▶ Task to complete
With nothing added and nothing dropped, write out all of the entries below.

▶ Data supplied
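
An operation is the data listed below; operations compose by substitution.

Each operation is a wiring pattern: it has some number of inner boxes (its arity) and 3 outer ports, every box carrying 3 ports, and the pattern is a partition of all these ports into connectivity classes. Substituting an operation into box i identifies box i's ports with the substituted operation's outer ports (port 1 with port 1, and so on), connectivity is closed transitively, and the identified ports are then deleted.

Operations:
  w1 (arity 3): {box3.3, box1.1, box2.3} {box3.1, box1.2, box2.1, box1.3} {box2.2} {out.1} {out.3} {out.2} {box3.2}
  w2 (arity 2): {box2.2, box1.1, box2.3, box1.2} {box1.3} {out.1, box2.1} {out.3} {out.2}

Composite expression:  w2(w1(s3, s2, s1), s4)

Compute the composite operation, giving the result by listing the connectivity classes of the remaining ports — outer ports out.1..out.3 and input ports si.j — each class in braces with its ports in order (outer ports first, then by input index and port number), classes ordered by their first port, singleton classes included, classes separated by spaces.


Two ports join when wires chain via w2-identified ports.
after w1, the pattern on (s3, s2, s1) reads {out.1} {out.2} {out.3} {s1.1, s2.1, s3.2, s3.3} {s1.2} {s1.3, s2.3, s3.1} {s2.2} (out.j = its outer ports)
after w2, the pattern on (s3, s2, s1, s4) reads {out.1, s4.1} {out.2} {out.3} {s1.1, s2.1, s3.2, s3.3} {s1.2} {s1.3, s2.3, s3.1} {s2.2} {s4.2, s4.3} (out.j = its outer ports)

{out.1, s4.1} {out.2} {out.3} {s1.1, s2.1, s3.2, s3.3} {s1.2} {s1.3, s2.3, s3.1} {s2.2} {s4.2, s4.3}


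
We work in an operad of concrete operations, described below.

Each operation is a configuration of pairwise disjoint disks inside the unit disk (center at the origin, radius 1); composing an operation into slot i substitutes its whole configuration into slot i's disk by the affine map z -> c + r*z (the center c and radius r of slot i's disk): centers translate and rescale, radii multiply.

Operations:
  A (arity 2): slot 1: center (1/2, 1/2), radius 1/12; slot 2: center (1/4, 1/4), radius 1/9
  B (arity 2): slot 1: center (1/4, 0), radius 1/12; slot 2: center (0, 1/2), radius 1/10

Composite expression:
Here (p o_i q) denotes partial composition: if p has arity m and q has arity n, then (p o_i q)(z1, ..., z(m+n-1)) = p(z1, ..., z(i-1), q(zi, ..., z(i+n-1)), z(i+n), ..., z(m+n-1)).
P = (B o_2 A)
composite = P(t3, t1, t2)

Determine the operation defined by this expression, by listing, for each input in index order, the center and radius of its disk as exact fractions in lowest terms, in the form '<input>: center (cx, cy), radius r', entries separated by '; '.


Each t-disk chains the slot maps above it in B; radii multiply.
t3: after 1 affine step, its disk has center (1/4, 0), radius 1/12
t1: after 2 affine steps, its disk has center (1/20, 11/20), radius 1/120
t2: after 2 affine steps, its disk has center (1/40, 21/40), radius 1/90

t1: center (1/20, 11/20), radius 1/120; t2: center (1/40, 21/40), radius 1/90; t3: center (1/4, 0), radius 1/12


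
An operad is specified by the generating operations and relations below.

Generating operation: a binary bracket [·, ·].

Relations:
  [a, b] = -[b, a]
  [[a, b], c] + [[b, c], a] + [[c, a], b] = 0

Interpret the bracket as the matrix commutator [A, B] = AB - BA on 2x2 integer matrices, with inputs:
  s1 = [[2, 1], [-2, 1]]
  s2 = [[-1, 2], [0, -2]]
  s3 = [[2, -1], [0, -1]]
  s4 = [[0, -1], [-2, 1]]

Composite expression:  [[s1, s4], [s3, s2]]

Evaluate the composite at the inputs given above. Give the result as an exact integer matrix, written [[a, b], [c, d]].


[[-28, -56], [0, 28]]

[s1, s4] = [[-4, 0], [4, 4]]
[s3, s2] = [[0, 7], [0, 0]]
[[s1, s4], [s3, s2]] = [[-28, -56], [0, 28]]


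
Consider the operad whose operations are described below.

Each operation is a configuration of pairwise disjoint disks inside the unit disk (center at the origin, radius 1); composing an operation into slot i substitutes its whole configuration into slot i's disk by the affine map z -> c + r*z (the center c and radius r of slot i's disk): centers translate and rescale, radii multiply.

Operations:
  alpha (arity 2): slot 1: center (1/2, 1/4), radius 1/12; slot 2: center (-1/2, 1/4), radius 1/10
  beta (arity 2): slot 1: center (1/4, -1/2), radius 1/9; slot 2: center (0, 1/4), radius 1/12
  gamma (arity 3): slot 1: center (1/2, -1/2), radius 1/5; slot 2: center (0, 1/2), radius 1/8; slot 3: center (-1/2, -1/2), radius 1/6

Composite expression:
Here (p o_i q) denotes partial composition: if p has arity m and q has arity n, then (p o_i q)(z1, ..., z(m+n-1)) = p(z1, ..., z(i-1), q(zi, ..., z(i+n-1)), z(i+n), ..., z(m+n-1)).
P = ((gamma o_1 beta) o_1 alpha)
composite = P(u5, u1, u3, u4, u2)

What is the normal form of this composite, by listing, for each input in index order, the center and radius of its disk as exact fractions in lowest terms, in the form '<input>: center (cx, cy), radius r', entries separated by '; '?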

▶ Answer to the problem
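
An operation is the data listed below; operations compose by substitution.

Each operation is a wiring pattern: it has some number of inner boxes (its arity) and 3 outer ports, every box carrying 3 ports, and the pattern is a partition of all these ports into connectivity classes. Substituting an operation into box i identifies box i's ports with the substituted operation's outer ports (port 1 with port 1, and so on), connectivity is closed transitively, and the identified ports are then deleted.

Operations:
  w1 (arity 3): {box3.3, box1.1, box2.3} {box3.1, box1.2, box2.1, box1.3} {box2.2} {out.1} {out.3} {out.2} {box3.2}
  w2 (arity 2): {box2.2, box1.1, box2.3, box1.2} {box1.3} {out.1, box2.1} {out.3} {out.2}

Composite expression:  w2(w1(s3, s2, s1), s4)

Compute the composite operation, giving the result by listing the connectivity classes of the remaining ports — outer ports out.1..out.3 and input ports si.j — each class in braces with its ports in order (outer ports first, then by input index and port number), classes ordered by their first port, singleton classes included, classes separated by spaces.


Two ports join when wires chain via w2-identified ports.
after w1, the pattern on (s3, s2, s1) reads {out.1} {out.2} {out.3} {s1.1, s2.1, s3.2, s3.3} {s1.2} {s1.3, s2.3, s3.1} {s2.2} (out.j = its outer ports)
after w2, the pattern on (s3, s2, s1, s4) reads {out.1, s4.1} {out.2} {out.3} {s1.1, s2.1, s3.2, s3.3} {s1.2} {s1.3, s2.3, s3.1} {s2.2} {s4.2, s4.3} (out.j = its outer ports)

{out.1, s4.1} {out.2} {out.3} {s1.1, s2.1, s3.2, s3.3} {s1.2} {s1.3, s2.3, s3.1} {s2.2} {s4.2, s4.3}


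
We work in an operad of concrete operations, described below.

Each operation is a configuration of pairwise disjoint disks inside the unit disk (center at the origin, radius 1); composing an operation into slot i substitutes its whole configuration into slot i's disk by the affine map z -> c + r*z (the center c and radius r of slot i's disk): centers translate and rescale, radii multiply.

Operations:
  A (arity 2): slot 1: center (1/2, 1/2), radius 1/12; slot 2: center (1/4, 1/4), radius 1/9
  B (arity 2): slot 1: center (1/4, 0), radius 1/12; slot 2: center (0, 1/2), radius 1/10

Composite expression:
Here (p o_i q) denotes partial composition: if p has arity m and q has arity n, then (p o_i q)(z1, ..., z(m+n-1)) = p(z1, ..., z(i-1), q(zi, ..., z(i+n-1)), z(i+n), ..., z(m+n-1)).
P = (B o_2 A)
composite = P(t3, t1, t2)

Determine the operation defined by this expression, by listing, for each input in index order, the center and radius of its disk as exact fractions in lowest terms, in the form '<input>: center (cx, cy), radius r', entries separated by '; '.


Each t-disk chains the slot maps above it in B; radii multiply.
t3: after 1 affine step, its disk has center (1/4, 0), radius 1/12
t1: after 2 affine steps, its disk has center (1/20, 11/20), radius 1/120
t2: after 2 affine steps, its disk has center (1/40, 21/40), radius 1/90

t1: center (1/20, 11/20), radius 1/120; t2: center (1/40, 21/40), radius 1/90; t3: center (1/4, 0), radius 1/12


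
An operad is specified by the generating operations and relations below.

Generating operation: a binary bracket [·, ·].

Relations:
  [a, b] = -[b, a]
  [[a, b], c] + [[b, c], a] + [[c, a], b] = 0

Interpret the bracket as the matrix commutator [A, B] = AB - BA on 2x2 integer matrices, with inputs:
  s1 = [[2, 1], [-2, 1]]
  s2 = [[-1, 2], [0, -2]]
  s3 = [[2, -1], [0, -1]]
  s4 = [[0, -1], [-2, 1]]

Composite expression:  [[s1, s4], [s3, s2]]

Evaluate the composite at the inputs given above. Give the result as an exact integer matrix, written [[a, b], [c, d]].


[[-28, -56], [0, 28]]

[s1, s4] = [[-4, 0], [4, 4]]
[s3, s2] = [[0, 7], [0, 0]]
[[s1, s4], [s3, s2]] = [[-28, -56], [0, 28]]


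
Consider the operad whose operations are described below.

Each operation is a configuration of pairwise disjoint disks inside the unit disk (center at the origin, radius 1); composing an operation into slot i substitutes its whole configuration into slot i's disk by the affine map z -> c + r*z (the center c and radius r of slot i's disk): centers translate and rescale, radii multiply.

Operations:
  alpha (arity 2): slot 1: center (1/2, 1/4), radius 1/12; slot 2: center (-1/2, 1/4), radius 1/10
  beta (arity 2): slot 1: center (1/4, -1/2), radius 1/9; slot 2: center (0, 1/4), radius 1/12
  gamma (arity 3): slot 1: center (1/2, -1/2), radius 1/5; slot 2: center (0, 1/2), radius 1/8; slot 3: center (-1/2, -1/2), radius 1/6

Composite expression:
Here (p o_i q) denotes partial composition: if p has arity m and q has arity n, then (p o_i q)(z1, ..., z(m+n-1)) = p(z1, ..., z(i-1), q(zi, ..., z(i+n-1)), z(i+n), ..., z(m+n-1)).
P = ((gamma o_1 beta) o_1 alpha)
composite = P(u5, u1, u3, u4, u2)

What is the normal form of this composite, by listing, for each input in index order, the center and radius of its disk as exact fractions in lowest terms, in the form '<input>: center (cx, cy), radius r', entries separated by '; '?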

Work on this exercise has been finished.